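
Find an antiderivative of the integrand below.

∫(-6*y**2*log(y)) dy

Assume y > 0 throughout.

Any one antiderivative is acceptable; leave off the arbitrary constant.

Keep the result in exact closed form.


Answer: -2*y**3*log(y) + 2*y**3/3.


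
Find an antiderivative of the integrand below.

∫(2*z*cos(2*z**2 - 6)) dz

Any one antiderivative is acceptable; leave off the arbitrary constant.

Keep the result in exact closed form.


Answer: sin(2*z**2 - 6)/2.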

* _What to work on_: Repeat, word for word, all of the data shown above.

* _Written response_:
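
Find an antiderivative of the integrand below.

∫(-6*y**2*log(y)) dy

Assume y > 0 throughout.

Any one antiderivative is acceptable; leave off the arbitrary constant.

Keep the result in exact closed form.


Answer: -2*y**3*log(y) + 2*y**3/3.


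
Find an antiderivative of the integrand below.

∫(2*z*cos(2*z**2 - 6)) dz

Any one antiderivative is acceptable; leave off the arbitrary constant.

Keep the result in exact closed form.


Answer: sin(2*z**2 - 6)/2.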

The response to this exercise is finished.